- Work to complete -
Take the records underneath and set them down exactly.
=== Section Start ===
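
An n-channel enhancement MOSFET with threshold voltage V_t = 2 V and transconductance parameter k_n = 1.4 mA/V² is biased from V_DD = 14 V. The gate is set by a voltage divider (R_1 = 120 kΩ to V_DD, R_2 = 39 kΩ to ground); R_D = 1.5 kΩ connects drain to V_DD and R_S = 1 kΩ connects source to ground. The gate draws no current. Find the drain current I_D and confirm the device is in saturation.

I_D ≈ 0.55 mA

V_G = V_DD·R_2/(R_1+R_2) = 14×39/159 = 3.43 V.
Assume saturation: I_D = (k_n/2)(V_GS − V_t)² with V_GS = V_G − I_D·R_S = 3.43 − 1·I_D.
Substituting gives 0.7·I_D² − 3.01·I_D + 1.44 = 0, with roots I_D = 0.549 or 3.75 mA.
The root I_D = 3.75 mA gives V_GS = -0.314 V ≤ V_t, so take I_D = 0.549 mA.
Then V_GS = 2.89 V and V_DS = V_DD − I_D(R_D+R_S) = 14 − 0.549×2.5 = 12.6 V.
Saturation requires V_DS ≥ V_GS − V_t = 0.885 V; 12.6 ≥ 0.885 ✓.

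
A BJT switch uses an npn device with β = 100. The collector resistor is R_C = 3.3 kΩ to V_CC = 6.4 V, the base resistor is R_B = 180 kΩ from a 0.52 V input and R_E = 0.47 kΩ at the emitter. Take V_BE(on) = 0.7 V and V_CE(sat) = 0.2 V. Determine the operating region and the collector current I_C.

V_BB = 0.52 V ≤ V_BE(on) = 0.7 V, so the base-emitter junction is not forward biased.
The transistor is in cutoff: I_B = I_C = 0.

cutoff; I_C ≈ 0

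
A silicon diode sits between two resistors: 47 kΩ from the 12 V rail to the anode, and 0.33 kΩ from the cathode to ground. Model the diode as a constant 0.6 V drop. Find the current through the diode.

The two resistors are in series with the diode, so KVL gives 12 = I·47 + 0.6 + I·0.33.
I = (12 − 0.6) / (47 + 0.33) kΩ = 11.4 / 47.3 = 0.241 mA.

I ≈ 0.24 mA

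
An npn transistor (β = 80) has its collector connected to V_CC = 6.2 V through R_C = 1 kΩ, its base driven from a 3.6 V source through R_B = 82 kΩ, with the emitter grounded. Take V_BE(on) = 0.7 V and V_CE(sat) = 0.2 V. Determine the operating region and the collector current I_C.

Assume active. Base-emitter loop: I_B = (V_BB − V_BE)/R_B = (3.6 − 0.7)/82 = 0.0354 mA.
I_C = β·I_B = 80×0.0354 = 2.83 mA.
V_CE = V_CC − I_C·R_C = 6.2 − 2.83×1 = 3.37 V > V_CE(sat), so the active-region assumption holds.

active; I_C ≈ 2.8 mA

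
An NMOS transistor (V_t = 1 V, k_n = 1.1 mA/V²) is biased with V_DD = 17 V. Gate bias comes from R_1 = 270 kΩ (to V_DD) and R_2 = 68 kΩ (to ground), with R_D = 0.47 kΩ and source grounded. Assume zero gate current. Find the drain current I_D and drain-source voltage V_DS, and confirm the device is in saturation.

I_D ≈ 3.2 mA, V_DS ≈ 15 V

V_G = V_DD·R_2/(R_1+R_2) = 17×68/338 = 3.42 V. With the source grounded, V_GS = V_G = 3.42 V.
Assume saturation: I_D = (k_n/2)(V_GS − V_t)² = (1.1/2)×(3.42 − 1)² = 0.55×2.42² = 3.22 mA.
V_DS = V_DD − I_D·R_D = 17 − 3.22×0.47 = 15.5 V.
Saturation requires V_DS ≥ V_GS − V_t = 2.42 V; 15.5 ≥ 2.42 ✓.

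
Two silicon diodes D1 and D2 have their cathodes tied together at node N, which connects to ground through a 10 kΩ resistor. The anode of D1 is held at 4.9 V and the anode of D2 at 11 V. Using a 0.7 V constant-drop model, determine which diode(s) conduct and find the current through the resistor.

Assume both conduct. Then node N would need to be at both 4.9−0.7 = 4.2 V and 11−0.7 = 10.3 V, which is impossible.
Assume only D2 conducts: V_N = 11 − 0.7 = 10.3 V, so I_R = 10.3/10 = 1.03 mA.
Check D1: its anode-to-cathode voltage is 4.9 − 10.3 = -5.4 V < 0.7 V, so it is off. The assumption is consistent.

Only D2 conducts; I_R ≈ 1 mA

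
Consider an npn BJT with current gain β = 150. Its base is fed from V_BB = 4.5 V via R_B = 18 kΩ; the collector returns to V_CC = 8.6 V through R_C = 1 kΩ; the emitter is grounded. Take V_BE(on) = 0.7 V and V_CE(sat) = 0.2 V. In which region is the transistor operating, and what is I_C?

Assume active: I_B = (4.5 − 0.7)/18 = 0.211 mA, giving I_C = β·I_B = 31.7 mA.
But then V_CE = 8.6 − 31.7×1 = -23.1 V < V_CE(sat) = 0.2 V — impossible in the active region.
So the transistor is saturated. With V_CE = 0.2 V, I_C = (V_CC − 0.2)/R_C = 8.4/1 = 8.4 mA.
Check: β·I_B = 31.7 mA > I_C = 8.4 mA, confirming saturation.

saturation; I_C ≈ 8.4 mA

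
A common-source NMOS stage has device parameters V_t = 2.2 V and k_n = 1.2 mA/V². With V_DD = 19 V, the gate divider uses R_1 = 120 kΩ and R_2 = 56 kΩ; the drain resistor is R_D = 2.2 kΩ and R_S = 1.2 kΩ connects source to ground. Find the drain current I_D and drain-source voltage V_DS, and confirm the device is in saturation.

I_D ≈ 1.8 mA, V_DS ≈ 13 V

V_G = V_DD·R_2/(R_1+R_2) = 19×56/176 = 6.05 V.
Assume saturation: I_D = (k_n/2)(V_GS − V_t)² with V_GS = V_G − I_D·R_S = 6.05 − 1.2·I_D.
Substituting gives 0.864·I_D² − 6.54·I_D + 8.87 = 0, with roots I_D = 1.77 or 5.79 mA.
The root I_D = 5.79 mA gives V_GS = -0.908 V ≤ V_t, so take I_D = 1.77 mA.
Then V_GS = 3.92 V and V_DS = V_DD − I_D(R_D+R_S) = 19 − 1.77×3.4 = 13 V.
Saturation requires V_DS ≥ V_GS − V_t = 1.72 V; 13 ≥ 1.72 ✓.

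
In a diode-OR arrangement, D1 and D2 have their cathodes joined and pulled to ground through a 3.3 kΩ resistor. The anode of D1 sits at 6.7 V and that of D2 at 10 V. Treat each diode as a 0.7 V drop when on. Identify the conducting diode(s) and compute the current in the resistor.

Assume both conduct. Then node N would need to be at both 6.7−0.7 = 6 V and 10−0.7 = 9.3 V, which is impossible.
Assume only D2 conducts: V_N = 10 − 0.7 = 9.3 V, so I_R = 9.3/3.3 = 2.82 mA.
Check D1: its anode-to-cathode voltage is 6.7 − 9.3 = -2.6 V < 0.7 V, so it is off. The assumption is consistent.

Only D2 conducts; I_R ≈ 2.8 mA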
=== Section End ===
- Output of the exercise -
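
An n-channel enhancement MOSFET with threshold voltage V_t = 2 V and transconductance parameter k_n = 1.4 mA/V² is biased from V_DD = 14 V. The gate is set by a voltage divider (R_1 = 120 kΩ to V_DD, R_2 = 39 kΩ to ground); R_D = 1.5 kΩ connects drain to V_DD and R_S = 1 kΩ connects source to ground. The gate draws no current. Find the drain current I_D and confirm the device is in saturation.

I_D ≈ 0.55 mA

V_G = V_DD·R_2/(R_1+R_2) = 14×39/159 = 3.43 V.
Assume saturation: I_D = (k_n/2)(V_GS − V_t)² with V_GS = V_G − I_D·R_S = 3.43 − 1·I_D.
Substituting gives 0.7·I_D² − 3.01·I_D + 1.44 = 0, with roots I_D = 0.549 or 3.75 mA.
The root I_D = 3.75 mA gives V_GS = -0.314 V ≤ V_t, so take I_D = 0.549 mA.
Then V_GS = 2.89 V and V_DS = V_DD − I_D(R_D+R_S) = 14 − 0.549×2.5 = 12.6 V.
Saturation requires V_DS ≥ V_GS − V_t = 0.885 V; 12.6 ≥ 0.885 ✓.

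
A BJT switch uses an npn device with β = 100. The collector resistor is R_C = 3.3 kΩ to V_CC = 6.4 V, the base resistor is R_B = 180 kΩ from a 0.52 V input and R_E = 0.47 kΩ at the emitter. Take V_BE(on) = 0.7 V and V_CE(sat) = 0.2 V. Determine the operating region and the collector current I_C.

V_BB = 0.52 V ≤ V_BE(on) = 0.7 V, so the base-emitter junction is not forward biased.
The transistor is in cutoff: I_B = I_C = 0.

cutoff; I_C ≈ 0

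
A silicon diode sits between two resistors: 47 kΩ from the 12 V rail to the anode, and 0.33 kΩ from the cathode to ground. Model the diode as a constant 0.6 V drop. Find the current through the diode.

The two resistors are in series with the diode, so KVL gives 12 = I·47 + 0.6 + I·0.33.
I = (12 − 0.6) / (47 + 0.33) kΩ = 11.4 / 47.3 = 0.241 mA.

I ≈ 0.24 mA

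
An npn transistor (β = 80) has its collector connected to V_CC = 6.2 V through R_C = 1 kΩ, its base driven from a 3.6 V source through R_B = 82 kΩ, with the emitter grounded. Take V_BE(on) = 0.7 V and V_CE(sat) = 0.2 V. Determine the operating region and the collector current I_C.

Assume active. Base-emitter loop: I_B = (V_BB − V_BE)/R_B = (3.6 − 0.7)/82 = 0.0354 mA.
I_C = β·I_B = 80×0.0354 = 2.83 mA.
V_CE = V_CC − I_C·R_C = 6.2 − 2.83×1 = 3.37 V > V_CE(sat), so the active-region assumption holds.

active; I_C ≈ 2.8 mA

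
An NMOS transistor (V_t = 1 V, k_n = 1.1 mA/V²) is biased with V_DD = 17 V. Gate bias comes from R_1 = 270 kΩ (to V_DD) and R_2 = 68 kΩ (to ground), with R_D = 0.47 kΩ and source grounded. Assume zero gate current. Find the drain current I_D and drain-source voltage V_DS, and confirm the device is in saturation.

I_D ≈ 3.2 mA, V_DS ≈ 15 V

V_G = V_DD·R_2/(R_1+R_2) = 17×68/338 = 3.42 V. With the source grounded, V_GS = V_G = 3.42 V.
Assume saturation: I_D = (k_n/2)(V_GS − V_t)² = (1.1/2)×(3.42 − 1)² = 0.55×2.42² = 3.22 mA.
V_DS = V_DD − I_D·R_D = 17 − 3.22×0.47 = 15.5 V.
Saturation requires V_DS ≥ V_GS − V_t = 2.42 V; 15.5 ≥ 2.42 ✓.

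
Two silicon diodes D1 and D2 have their cathodes tied together at node N, which connects to ground through a 10 kΩ resistor. The anode of D1 is held at 4.9 V and the anode of D2 at 11 V. Using a 0.7 V constant-drop model, determine which diode(s) conduct and find the current through the resistor.

Assume both conduct. Then node N would need to be at both 4.9−0.7 = 4.2 V and 11−0.7 = 10.3 V, which is impossible.
Assume only D2 conducts: V_N = 11 − 0.7 = 10.3 V, so I_R = 10.3/10 = 1.03 mA.
Check D1: its anode-to-cathode voltage is 4.9 − 10.3 = -5.4 V < 0.7 V, so it is off. The assumption is consistent.

Only D2 conducts; I_R ≈ 1 mA

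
Consider an npn BJT with current gain β = 150. Its base is fed from V_BB = 4.5 V via R_B = 18 kΩ; the collector returns to V_CC = 8.6 V through R_C = 1 kΩ; the emitter is grounded. Take V_BE(on) = 0.7 V and V_CE(sat) = 0.2 V. In which region is the transistor operating, and what is I_C?

Assume active: I_B = (4.5 − 0.7)/18 = 0.211 mA, giving I_C = β·I_B = 31.7 mA.
But then V_CE = 8.6 − 31.7×1 = -23.1 V < V_CE(sat) = 0.2 V — impossible in the active region.
So the transistor is saturated. With V_CE = 0.2 V, I_C = (V_CC − 0.2)/R_C = 8.4/1 = 8.4 mA.
Check: β·I_B = 31.7 mA > I_C = 8.4 mA, confirming saturation.

saturation; I_C ≈ 8.4 mA

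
A common-source NMOS stage has device parameters V_t = 2.2 V and k_n = 1.2 mA/V². With V_DD = 19 V, the gate divider uses R_1 = 120 kΩ and R_2 = 56 kΩ; the drain resistor is R_D = 2.2 kΩ and R_S = 1.2 kΩ connects source to ground. Find the drain current I_D and drain-source voltage V_DS, and confirm the device is in saturation.

I_D ≈ 1.8 mA, V_DS ≈ 13 V

V_G = V_DD·R_2/(R_1+R_2) = 19×56/176 = 6.05 V.
Assume saturation: I_D = (k_n/2)(V_GS − V_t)² with V_GS = V_G − I_D·R_S = 6.05 − 1.2·I_D.
Substituting gives 0.864·I_D² − 6.54·I_D + 8.87 = 0, with roots I_D = 1.77 or 5.79 mA.
The root I_D = 5.79 mA gives V_GS = -0.908 V ≤ V_t, so take I_D = 1.77 mA.
Then V_GS = 3.92 V and V_DS = V_DD − I_D(R_D+R_S) = 19 − 1.77×3.4 = 13 V.
Saturation requires V_DS ≥ V_GS − V_t = 1.72 V; 13 ≥ 1.72 ✓.

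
In a diode-OR arrangement, D1 and D2 have their cathodes joined and pulled to ground through a 3.3 kΩ resistor. The anode of D1 sits at 6.7 V and that of D2 at 10 V. Treat each diode as a 0.7 V drop when on. Identify the conducting diode(s) and compute the current in the resistor.

Assume both conduct. Then node N would need to be at both 6.7−0.7 = 6 V and 10−0.7 = 9.3 V, which is impossible.
Assume only D2 conducts: V_N = 10 − 0.7 = 9.3 V, so I_R = 9.3/3.3 = 2.82 mA.
Check D1: its anode-to-cathode voltage is 6.7 − 9.3 = -2.6 V < 0.7 V, so it is off. The assumption is consistent.

Only D2 conducts; I_R ≈ 2.8 mA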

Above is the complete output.